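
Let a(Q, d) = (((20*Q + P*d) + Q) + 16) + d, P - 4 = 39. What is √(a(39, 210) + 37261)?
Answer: 2*√11834 ≈ 217.57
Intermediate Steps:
P = 43 (P = 4 + 39 = 43)
a(Q, d) = 16 + 21*Q + 44*d (a(Q, d) = (((20*Q + 43*d) + Q) + 16) + d = ((21*Q + 43*d) + 16) + d = (16 + 21*Q + 43*d) + d = 16 + 21*Q + 44*d)
√(a(39, 210) + 37261) = √((16 + 21*39 + 44*210) + 37261) = √((16 + 819 + 9240) + 37261) = √(10075 + 37261) = √47336 = 2*√11834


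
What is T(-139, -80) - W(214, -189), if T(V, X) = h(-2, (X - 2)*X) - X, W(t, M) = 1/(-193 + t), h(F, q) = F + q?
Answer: 139397/21 ≈ 6638.0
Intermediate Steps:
T(V, X) = -2 - X + X*(-2 + X) (T(V, X) = (-2 + (X - 2)*X) - X = (-2 + (-2 + X)*X) - X = (-2 + X*(-2 + X)) - X = -2 - X + X*(-2 + X))
T(-139, -80) - W(214, -189) = (-2 - 1*(-80) - 80*(-2 - 80)) - 1/(-193 + 214) = (-2 + 80 - 80*(-82)) - 1/21 = (-2 + 80 + 6560) - 1*1/21 = 6638 - 1/21 = 139397/21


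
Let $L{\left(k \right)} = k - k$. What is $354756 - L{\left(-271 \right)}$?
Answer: $354756$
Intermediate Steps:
$L{\left(k \right)} = 0$
$354756 - L{\left(-271 \right)} = 354756 - 0 = 354756 + 0 = 354756$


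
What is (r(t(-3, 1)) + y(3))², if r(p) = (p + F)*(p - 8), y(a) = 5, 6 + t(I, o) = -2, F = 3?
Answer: 7225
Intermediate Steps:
t(I, o) = -8 (t(I, o) = -6 - 2 = -8)
r(p) = (-8 + p)*(3 + p) (r(p) = (p + 3)*(p - 8) = (3 + p)*(-8 + p) = (-8 + p)*(3 + p))
(r(t(-3, 1)) + y(3))² = ((-24 + (-8)² - 5*(-8)) + 5)² = ((-24 + 64 + 40) + 5)² = (80 + 5)² = 85² = 7225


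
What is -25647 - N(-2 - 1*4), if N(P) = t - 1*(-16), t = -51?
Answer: -25612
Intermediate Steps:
N(P) = -35 (N(P) = -51 - 1*(-16) = -51 + 16 = -35)
-25647 - N(-2 - 1*4) = -25647 - 1*(-35) = -25647 + 35 = -25612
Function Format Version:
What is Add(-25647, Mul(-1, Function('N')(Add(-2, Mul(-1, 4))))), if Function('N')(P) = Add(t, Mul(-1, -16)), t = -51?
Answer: -25612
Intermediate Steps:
Function('N')(P) = -35 (Function('N')(P) = Add(-51, Mul(-1, -16)) = Add(-51, 16) = -35)
Add(-25647, Mul(-1, Function('N')(Add(-2, Mul(-1, 4))))) = Add(-25647, Mul(-1, -35)) = Add(-25647, 35) = -25612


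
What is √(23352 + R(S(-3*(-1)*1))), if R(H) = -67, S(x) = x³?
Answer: √23285 ≈ 152.59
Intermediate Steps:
√(23352 + R(S(-3*(-1)*1))) = √(23352 - 67) = √23285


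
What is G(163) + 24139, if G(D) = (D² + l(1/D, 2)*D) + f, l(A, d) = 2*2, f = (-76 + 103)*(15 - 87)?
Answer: 49416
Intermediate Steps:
f = -1944 (f = 27*(-72) = -1944)
l(A, d) = 4
G(D) = -1944 + D² + 4*D (G(D) = (D² + 4*D) - 1944 = -1944 + D² + 4*D)
G(163) + 24139 = (-1944 + 163² + 4*163) + 24139 = (-1944 + 26569 + 652) + 24139 = 25277 + 24139 = 49416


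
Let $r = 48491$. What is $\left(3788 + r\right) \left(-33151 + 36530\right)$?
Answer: $176650741$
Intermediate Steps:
$\left(3788 + r\right) \left(-33151 + 36530\right) = \left(3788 + 48491\right) \left(-33151 + 36530\right) = 52279 \cdot 3379 = 176650741$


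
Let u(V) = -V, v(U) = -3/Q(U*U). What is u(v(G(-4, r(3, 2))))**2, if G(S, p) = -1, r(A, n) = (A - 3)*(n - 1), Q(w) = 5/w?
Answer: 9/25 ≈ 0.36000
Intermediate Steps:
r(A, n) = (-1 + n)*(-3 + A) (r(A, n) = (-3 + A)*(-1 + n) = (-1 + n)*(-3 + A))
v(U) = -3*U**2/5
u(v(G(-4, r(3, 2))))**2 = (-(-3)*(-1)**2/5)**2 = (-(-3)/5)**2 = (-1*(-3/5))**2 = (3/5)**2 = 9/25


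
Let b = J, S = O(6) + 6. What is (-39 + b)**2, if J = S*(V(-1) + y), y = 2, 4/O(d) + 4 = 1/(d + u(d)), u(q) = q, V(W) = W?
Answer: 2556801/2209 ≈ 1157.4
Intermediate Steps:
O(d) = 4/(-4 + 1/(2*d)) (O(d) = 4/(-4 + 1/(d + d)) = 4/(-4 + 1/(2*d)))
S = 234/47 (S = -8*6/(-1 + 8*6) + 6 = -8*6/(-1 + 48) + 6 = -8*6/47 + 6 = -8*6*1/47 + 6 = -48/47 + 6 = 234/47 ≈ 4.9787)
J = 234/47 (J = 234*(-1 + 2)/47 = (234/47)*1 = 234/47 ≈ 4.9787)
b = 234/47 ≈ 4.9787
(-39 + b)**2 = (-39 + 234/47)**2 = (-1599/47)**2 = 2556801/2209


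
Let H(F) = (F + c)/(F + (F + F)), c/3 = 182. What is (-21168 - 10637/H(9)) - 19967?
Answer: -7705708/185 ≈ -41653.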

------------------------------------

TASK REQUIREMENTS: Each line above must be returned exactly as written.

TASK SOLUTION:
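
Let a(Q, d) = (((20*Q + P*d) + Q) + 16) + d, P - 4 = 39. What is √(a(39, 210) + 37261)?
Answer: 2*√11834 ≈ 217.57
Intermediate Steps:
P = 43 (P = 4 + 39 = 43)
a(Q, d) = 16 + 21*Q + 44*d (a(Q, d) = (((20*Q + 43*d) + Q) + 16) + d = ((21*Q + 43*d) + 16) + d = (16 + 21*Q + 43*d) + d = 16 + 21*Q + 44*d)
√(a(39, 210) + 37261) = √((16 + 21*39 + 44*210) + 37261) = √((16 + 819 + 9240) + 37261) = √(10075 + 37261) = √47336 = 2*√11834


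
What is T(-139, -80) - W(214, -189), if T(V, X) = h(-2, (X - 2)*X) - X, W(t, M) = 1/(-193 + t), h(F, q) = F + q?
Answer: 139397/21 ≈ 6638.0
Intermediate Steps:
T(V, X) = -2 - X + X*(-2 + X) (T(V, X) = (-2 + (X - 2)*X) - X = (-2 + (-2 + X)*X) - X = (-2 + X*(-2 + X)) - X = -2 - X + X*(-2 + X))
T(-139, -80) - W(214, -189) = (-2 - 1*(-80) - 80*(-2 - 80)) - 1/(-193 + 214) = (-2 + 80 - 80*(-82)) - 1/21 = (-2 + 80 + 6560) - 1*1/21 = 6638 - 1/21 = 139397/21


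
Let $L{\left(k \right)} = k - k$. What is $354756 - L{\left(-271 \right)}$?
Answer: $354756$
Intermediate Steps:
$L{\left(k \right)} = 0$
$354756 - L{\left(-271 \right)} = 354756 - 0 = 354756 + 0 = 354756$


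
What is (r(t(-3, 1)) + y(3))², if r(p) = (p + F)*(p - 8), y(a) = 5, 6 + t(I, o) = -2, F = 3?
Answer: 7225
Intermediate Steps:
t(I, o) = -8 (t(I, o) = -6 - 2 = -8)
r(p) = (-8 + p)*(3 + p) (r(p) = (p + 3)*(p - 8) = (3 + p)*(-8 + p) = (-8 + p)*(3 + p))
(r(t(-3, 1)) + y(3))² = ((-24 + (-8)² - 5*(-8)) + 5)² = ((-24 + 64 + 40) + 5)² = (80 + 5)² = 85² = 7225


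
What is -25647 - N(-2 - 1*4), if N(P) = t - 1*(-16), t = -51?
Answer: -25612
Intermediate Steps:
N(P) = -35 (N(P) = -51 - 1*(-16) = -51 + 16 = -35)
-25647 - N(-2 - 1*4) = -25647 - 1*(-35) = -25647 + 35 = -25612
Function Format Version:
What is Add(-25647, Mul(-1, Function('N')(Add(-2, Mul(-1, 4))))), if Function('N')(P) = Add(t, Mul(-1, -16)), t = -51?
Answer: -25612
Intermediate Steps:
Function('N')(P) = -35 (Function('N')(P) = Add(-51, Mul(-1, -16)) = Add(-51, 16) = -35)
Add(-25647, Mul(-1, Function('N')(Add(-2, Mul(-1, 4))))) = Add(-25647, Mul(-1, -35)) = Add(-25647, 35) = -25612


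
What is √(23352 + R(S(-3*(-1)*1))), if R(H) = -67, S(x) = x³?
Answer: √23285 ≈ 152.59
Intermediate Steps:
√(23352 + R(S(-3*(-1)*1))) = √(23352 - 67) = √23285


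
What is G(163) + 24139, if G(D) = (D² + l(1/D, 2)*D) + f, l(A, d) = 2*2, f = (-76 + 103)*(15 - 87)?
Answer: 49416
Intermediate Steps:
f = -1944 (f = 27*(-72) = -1944)
l(A, d) = 4
G(D) = -1944 + D² + 4*D (G(D) = (D² + 4*D) - 1944 = -1944 + D² + 4*D)
G(163) + 24139 = (-1944 + 163² + 4*163) + 24139 = (-1944 + 26569 + 652) + 24139 = 25277 + 24139 = 49416


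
Let $r = 48491$. What is $\left(3788 + r\right) \left(-33151 + 36530\right)$?
Answer: $176650741$
Intermediate Steps:
$\left(3788 + r\right) \left(-33151 + 36530\right) = \left(3788 + 48491\right) \left(-33151 + 36530\right) = 52279 \cdot 3379 = 176650741$


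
Let u(V) = -V, v(U) = -3/Q(U*U). What is u(v(G(-4, r(3, 2))))**2, if G(S, p) = -1, r(A, n) = (A - 3)*(n - 1), Q(w) = 5/w?
Answer: 9/25 ≈ 0.36000
Intermediate Steps:
r(A, n) = (-1 + n)*(-3 + A) (r(A, n) = (-3 + A)*(-1 + n) = (-1 + n)*(-3 + A))
v(U) = -3*U**2/5
u(v(G(-4, r(3, 2))))**2 = (-(-3)*(-1)**2/5)**2 = (-(-3)/5)**2 = (-1*(-3/5))**2 = (3/5)**2 = 9/25


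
Let b = J, S = O(6) + 6. What is (-39 + b)**2, if J = S*(V(-1) + y), y = 2, 4/O(d) + 4 = 1/(d + u(d)), u(q) = q, V(W) = W?
Answer: 2556801/2209 ≈ 1157.4
Intermediate Steps:
O(d) = 4/(-4 + 1/(2*d)) (O(d) = 4/(-4 + 1/(d + d)) = 4/(-4 + 1/(2*d)))
S = 234/47 (S = -8*6/(-1 + 8*6) + 6 = -8*6/(-1 + 48) + 6 = -8*6/47 + 6 = -8*6*1/47 + 6 = -48/47 + 6 = 234/47 ≈ 4.9787)
J = 234/47 (J = 234*(-1 + 2)/47 = (234/47)*1 = 234/47 ≈ 4.9787)
b = 234/47 ≈ 4.9787
(-39 + b)**2 = (-39 + 234/47)**2 = (-1599/47)**2 = 2556801/2209


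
Let H(F) = (F + c)/(F + (F + F)), c/3 = 182. What is (-21168 - 10637/H(9)) - 19967?
Answer: -7705708/185 ≈ -41653.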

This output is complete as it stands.